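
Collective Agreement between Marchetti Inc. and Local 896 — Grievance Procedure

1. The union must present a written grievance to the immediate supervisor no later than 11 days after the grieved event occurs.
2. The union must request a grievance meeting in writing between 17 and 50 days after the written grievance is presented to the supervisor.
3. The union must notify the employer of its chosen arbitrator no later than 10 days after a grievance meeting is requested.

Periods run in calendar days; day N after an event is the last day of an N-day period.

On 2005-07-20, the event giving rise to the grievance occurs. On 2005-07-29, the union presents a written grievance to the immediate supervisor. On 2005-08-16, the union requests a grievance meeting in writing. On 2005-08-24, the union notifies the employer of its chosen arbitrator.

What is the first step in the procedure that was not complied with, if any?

None — every step was satisfied

Step 1: 11 days after 2005-07-20 (when the grieved event occurs) is 2005-07-31; completed 2005-07-29, before the deadline.
Step 2: the window is 17–50 days after 2005-07-29 (when the written grievance is presented to the supervisor), so 2005-08-15 through 2005-09-17; done 2005-08-16, which is between those dates.
Step 3: 10 days after 2005-08-16 (when a grievance meeting is requested) is 2005-08-26; 2005-08-24 is within that limit.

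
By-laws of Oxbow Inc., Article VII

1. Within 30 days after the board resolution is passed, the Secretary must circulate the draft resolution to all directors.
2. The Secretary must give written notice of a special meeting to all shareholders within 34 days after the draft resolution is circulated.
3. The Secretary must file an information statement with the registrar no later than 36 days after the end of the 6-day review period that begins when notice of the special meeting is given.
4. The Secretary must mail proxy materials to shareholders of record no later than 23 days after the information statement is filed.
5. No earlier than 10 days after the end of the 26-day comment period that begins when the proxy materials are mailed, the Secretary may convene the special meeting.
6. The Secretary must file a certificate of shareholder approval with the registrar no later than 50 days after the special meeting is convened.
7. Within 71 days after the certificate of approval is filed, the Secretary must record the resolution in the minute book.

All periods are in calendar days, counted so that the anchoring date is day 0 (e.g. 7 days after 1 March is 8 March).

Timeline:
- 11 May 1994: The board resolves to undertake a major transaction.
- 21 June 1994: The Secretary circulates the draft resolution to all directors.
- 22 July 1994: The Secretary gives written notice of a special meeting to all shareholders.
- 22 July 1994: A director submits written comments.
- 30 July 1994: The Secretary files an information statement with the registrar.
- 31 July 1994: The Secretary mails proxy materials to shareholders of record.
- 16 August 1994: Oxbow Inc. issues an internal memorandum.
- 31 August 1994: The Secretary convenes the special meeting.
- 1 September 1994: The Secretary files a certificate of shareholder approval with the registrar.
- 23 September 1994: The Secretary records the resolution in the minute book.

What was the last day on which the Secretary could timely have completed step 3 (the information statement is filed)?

Notice of the special meeting is given on 22 July 1994; the 6-day review period therefore ends 28 July 1994, and step 3 runs from that date. 36 days after 28 July 1994 is 2 September 1994.

2 September 1994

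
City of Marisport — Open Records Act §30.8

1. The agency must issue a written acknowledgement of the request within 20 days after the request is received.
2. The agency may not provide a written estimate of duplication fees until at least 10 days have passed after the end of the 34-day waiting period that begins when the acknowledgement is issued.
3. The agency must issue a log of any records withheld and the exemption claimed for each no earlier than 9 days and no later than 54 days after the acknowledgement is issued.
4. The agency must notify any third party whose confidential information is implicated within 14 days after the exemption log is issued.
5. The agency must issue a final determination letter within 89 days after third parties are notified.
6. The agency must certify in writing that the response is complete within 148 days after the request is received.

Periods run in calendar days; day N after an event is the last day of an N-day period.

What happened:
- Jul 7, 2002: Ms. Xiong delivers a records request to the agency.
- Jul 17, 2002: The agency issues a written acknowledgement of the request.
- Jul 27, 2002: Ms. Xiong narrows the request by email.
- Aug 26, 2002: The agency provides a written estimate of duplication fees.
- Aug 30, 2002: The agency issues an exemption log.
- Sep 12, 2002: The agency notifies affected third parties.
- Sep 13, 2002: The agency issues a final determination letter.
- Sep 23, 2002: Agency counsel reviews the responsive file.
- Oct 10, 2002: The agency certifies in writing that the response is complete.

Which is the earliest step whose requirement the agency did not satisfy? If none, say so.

Step 2

(1) due by Jul 7, 2002 + 20 days = Jul 27, 2002; Jul 17, 2002 is within that limit.
(2) permitted from Aug 20, 2002 + 10 days = Aug 30, 2002 onward; Aug 26, 2002 is 4 days before the earliest permitted date.
The analysis stops there.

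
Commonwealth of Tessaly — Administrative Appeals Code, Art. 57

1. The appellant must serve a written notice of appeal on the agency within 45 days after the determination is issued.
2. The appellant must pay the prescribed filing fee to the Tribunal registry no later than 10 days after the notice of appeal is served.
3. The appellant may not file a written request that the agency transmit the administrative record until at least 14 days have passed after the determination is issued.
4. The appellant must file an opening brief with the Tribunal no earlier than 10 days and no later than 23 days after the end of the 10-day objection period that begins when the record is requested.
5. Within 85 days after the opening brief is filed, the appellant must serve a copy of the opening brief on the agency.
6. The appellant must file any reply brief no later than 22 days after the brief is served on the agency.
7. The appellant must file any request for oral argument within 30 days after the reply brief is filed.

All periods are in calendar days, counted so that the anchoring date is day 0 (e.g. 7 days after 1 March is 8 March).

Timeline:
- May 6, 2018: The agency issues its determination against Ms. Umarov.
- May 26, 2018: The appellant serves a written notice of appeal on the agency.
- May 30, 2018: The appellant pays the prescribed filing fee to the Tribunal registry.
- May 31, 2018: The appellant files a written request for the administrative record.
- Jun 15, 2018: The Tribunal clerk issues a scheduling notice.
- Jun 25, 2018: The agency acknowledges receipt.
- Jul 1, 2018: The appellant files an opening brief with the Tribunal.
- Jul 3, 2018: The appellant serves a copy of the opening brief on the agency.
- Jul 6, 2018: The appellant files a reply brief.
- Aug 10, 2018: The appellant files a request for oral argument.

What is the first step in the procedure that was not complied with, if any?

Step 7

(1) due by May 6, 2018 + 45 days = Jun 20, 2018; done May 26, 2018 — timely.
(2) due by May 26, 2018 + 10 days = Jun 5, 2018; done May 30, 2018 — timely.
(3) permitted from May 6, 2018 + 14 days = May 20, 2018 onward; done May 31, 2018 — permitted.
(4) the permitted window runs from Jun 10, 2018 + 10 = Jun 20, 2018 to Jun 10, 2018 + 23 = Jul 3, 2018; done Jul 1, 2018, which is between those dates.
(5) due by Jul 1, 2018 + 85 days = Sep 24, 2018; completed Jul 3, 2018, before the deadline.
(6) due by Jul 3, 2018 + 22 days = Jul 25, 2018; Jul 6, 2018 is within that limit.
(7) due by Jul 6, 2018 + 30 days = Aug 5, 2018; not done until Aug 10, 2018, 5 days after the deadline.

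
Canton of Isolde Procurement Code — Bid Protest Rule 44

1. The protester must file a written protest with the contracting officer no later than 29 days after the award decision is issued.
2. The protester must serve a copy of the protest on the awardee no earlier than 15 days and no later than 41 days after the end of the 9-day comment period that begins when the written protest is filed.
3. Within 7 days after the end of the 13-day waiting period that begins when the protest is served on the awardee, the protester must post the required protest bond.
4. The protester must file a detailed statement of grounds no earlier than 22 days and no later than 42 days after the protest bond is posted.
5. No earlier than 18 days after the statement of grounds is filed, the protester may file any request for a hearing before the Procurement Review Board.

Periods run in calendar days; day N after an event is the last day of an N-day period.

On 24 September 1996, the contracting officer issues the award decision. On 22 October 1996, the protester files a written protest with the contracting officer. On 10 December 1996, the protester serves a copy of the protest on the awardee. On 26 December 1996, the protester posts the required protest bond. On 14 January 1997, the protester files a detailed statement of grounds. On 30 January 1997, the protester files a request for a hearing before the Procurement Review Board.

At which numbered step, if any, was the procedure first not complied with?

Step 4

Step 1: 29 days after 24 September 1996 (when the award decision is issued) is 23 October 1996; 22 October 1996 is within that limit.
Step 2: the window is 15–41 days after 31 October 1996 (end of the 9-day comment period, which began when the written protest is filed on 22 October 1996), so 15 November 1996 through 11 December 1996; 10 December 1996 falls inside that range.
Step 3: 7 days after 23 December 1996 (end of the 13-day waiting period, which began when the protest is served on the awardee on 10 December 1996) is 30 December 1996; 26 December 1996 is within that limit.
Step 4: the window is 22–42 days after 26 December 1996 (when the protest bond is posted), so 17 January 1997 through 6 February 1997; 14 January 1997 is 3 days too early.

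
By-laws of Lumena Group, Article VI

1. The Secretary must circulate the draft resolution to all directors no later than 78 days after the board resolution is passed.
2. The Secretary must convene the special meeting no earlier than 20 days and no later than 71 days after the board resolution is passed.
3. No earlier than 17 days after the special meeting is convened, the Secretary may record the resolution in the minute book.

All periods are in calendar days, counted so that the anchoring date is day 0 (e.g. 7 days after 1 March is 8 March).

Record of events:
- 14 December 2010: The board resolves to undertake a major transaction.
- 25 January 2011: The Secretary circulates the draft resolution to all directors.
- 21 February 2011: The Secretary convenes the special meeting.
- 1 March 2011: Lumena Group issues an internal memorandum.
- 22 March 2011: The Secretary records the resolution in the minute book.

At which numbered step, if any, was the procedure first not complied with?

Step 1: 78 days after 14 December 2010 (when the board resolution is passed) is 2 March 2011; completed 25 January 2011, before the deadline.
Step 2: the window is 20–71 days after 14 December 2010 (when the board resolution is passed), so 3 January 2011 through 23 February 2011; done 21 February 2011, which is between those dates.
Step 3: the earliest permitted date is 17 days after 21 February 2011 (when the special meeting is convened), i.e. 10 March 2011; done 22 March 2011, after the minimum wait.

None — every step was satisfied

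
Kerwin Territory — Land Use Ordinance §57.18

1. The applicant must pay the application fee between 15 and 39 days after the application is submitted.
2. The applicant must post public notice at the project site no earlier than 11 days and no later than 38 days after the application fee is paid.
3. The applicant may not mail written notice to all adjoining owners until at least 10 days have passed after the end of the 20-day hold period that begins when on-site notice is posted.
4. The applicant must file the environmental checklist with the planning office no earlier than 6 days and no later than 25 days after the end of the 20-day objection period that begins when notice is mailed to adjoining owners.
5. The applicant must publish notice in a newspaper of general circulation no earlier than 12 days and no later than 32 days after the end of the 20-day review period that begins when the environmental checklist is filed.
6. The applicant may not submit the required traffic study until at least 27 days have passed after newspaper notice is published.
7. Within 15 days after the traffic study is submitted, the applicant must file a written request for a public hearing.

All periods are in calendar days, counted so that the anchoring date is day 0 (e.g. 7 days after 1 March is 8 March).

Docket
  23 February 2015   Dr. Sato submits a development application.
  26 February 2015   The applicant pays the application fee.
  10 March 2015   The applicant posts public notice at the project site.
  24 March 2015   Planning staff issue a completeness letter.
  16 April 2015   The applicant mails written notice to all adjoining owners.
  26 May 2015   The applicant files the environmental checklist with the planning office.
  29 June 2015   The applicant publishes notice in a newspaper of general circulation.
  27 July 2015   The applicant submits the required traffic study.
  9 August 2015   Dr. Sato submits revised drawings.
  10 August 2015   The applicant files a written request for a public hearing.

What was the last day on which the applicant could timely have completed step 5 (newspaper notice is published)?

17 July 2015

The environmental checklist is filed on 26 May 2015; the 20-day review period therefore ends 15 June 2015, and step 5 runs from that date. The window is 12–32 days after 15 June 2015; it closes on 17 July 2015.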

## DIRECTIONS
Whenever the string "acknowledgement" shows up in a line above, copy that line.

## ANSWER SPACE
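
1. The agency must issue a written acknowledgement of the request within 20 days after the request is received.
2. The agency may not provide a written estimate of duplication fees until at least 10 days have passed after the end of the 34-day waiting period that begins when the acknowledgement is issued.
3. The agency must issue a log of any records withheld and the exemption claimed for each no earlier than 9 days and no later than 54 days after the acknowledgement is issued.
- Jul 17, 2002: The agency issues a written acknowledgement of the request.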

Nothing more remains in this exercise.